YOUR TASK → Where a line has odd spacing or punctuation, keep it; transcribe all the entries exactly.

Segment Start: DATA FOR PROCESSING

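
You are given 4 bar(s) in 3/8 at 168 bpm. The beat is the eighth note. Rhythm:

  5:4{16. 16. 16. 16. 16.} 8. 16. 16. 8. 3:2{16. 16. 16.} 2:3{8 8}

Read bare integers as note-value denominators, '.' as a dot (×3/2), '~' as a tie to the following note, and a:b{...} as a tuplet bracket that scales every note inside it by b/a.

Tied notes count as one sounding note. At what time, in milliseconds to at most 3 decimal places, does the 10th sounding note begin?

1. 0.0ms @ 0 + 214.286ms (3/5)
2. 214.286ms @ 3/5 + 214.286ms (3/5)
3. 428.571ms @ 6/5 + 214.286ms (3/5)
4. 642.857ms @ 9/5 + 214.286ms (3/5)
5. 857.143ms @ 12/5 + 214.286ms (3/5)
6. 1071.429ms @ 3 + 535.714ms (3/2)
7. 1607.143ms @ 9/2 + 267.857ms (3/4)
8. 1875.0ms @ 21/4 + 267.857ms (3/4)
9. 2142.857ms @ 6 + 535.714ms (3/2)
10. 2678.571ms @ 15/2 + 178.571ms (1/2)
11. 2857.143ms @ 8 + 178.571ms (1/2)
12. 3035.714ms @ 17/2 + 178.571ms (1/2)
13. 3214.286ms @ 9 + 535.714ms (3/2)
14. 3750.0ms @ 21/2 + 535.714ms (3/2)

note 10 onset = 15/2b = 2678.571ms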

Segment End: DATA FOR PROCESSING

EXERCISE OUTPUT →
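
You are given 4 bar(s) in 3/8 at 168 bpm. The beat is the eighth note. Rhythm:

  5:4{16. 16. 16. 16. 16.} 8. 16. 16. 8. 3:2{16. 16. 16.} 2:3{8 8}

Read bare integers as note-value denominators, '.' as a dot (×3/2), '~' as a tie to the following note, and a:b{...} as a tuplet bracket that scales every note inside it by b/a.

Tied notes count as one sounding note. At what time, in milliseconds to at most 3 decimal places, does the 10th sounding note begin?

1. 0.0ms @ 0 + 214.286ms (3/5)
2. 214.286ms @ 3/5 + 214.286ms (3/5)
3. 428.571ms @ 6/5 + 214.286ms (3/5)
4. 642.857ms @ 9/5 + 214.286ms (3/5)
5. 857.143ms @ 12/5 + 214.286ms (3/5)
6. 1071.429ms @ 3 + 535.714ms (3/2)
7. 1607.143ms @ 9/2 + 267.857ms (3/4)
8. 1875.0ms @ 21/4 + 267.857ms (3/4)
9. 2142.857ms @ 6 + 535.714ms (3/2)
10. 2678.571ms @ 15/2 + 178.571ms (1/2)
11. 2857.143ms @ 8 + 178.571ms (1/2)
12. 3035.714ms @ 17/2 + 178.571ms (1/2)
13. 3214.286ms @ 9 + 535.714ms (3/2)
14. 3750.0ms @ 21/2 + 535.714ms (3/2)

note 10 onset = 15/2b = 2678.571ms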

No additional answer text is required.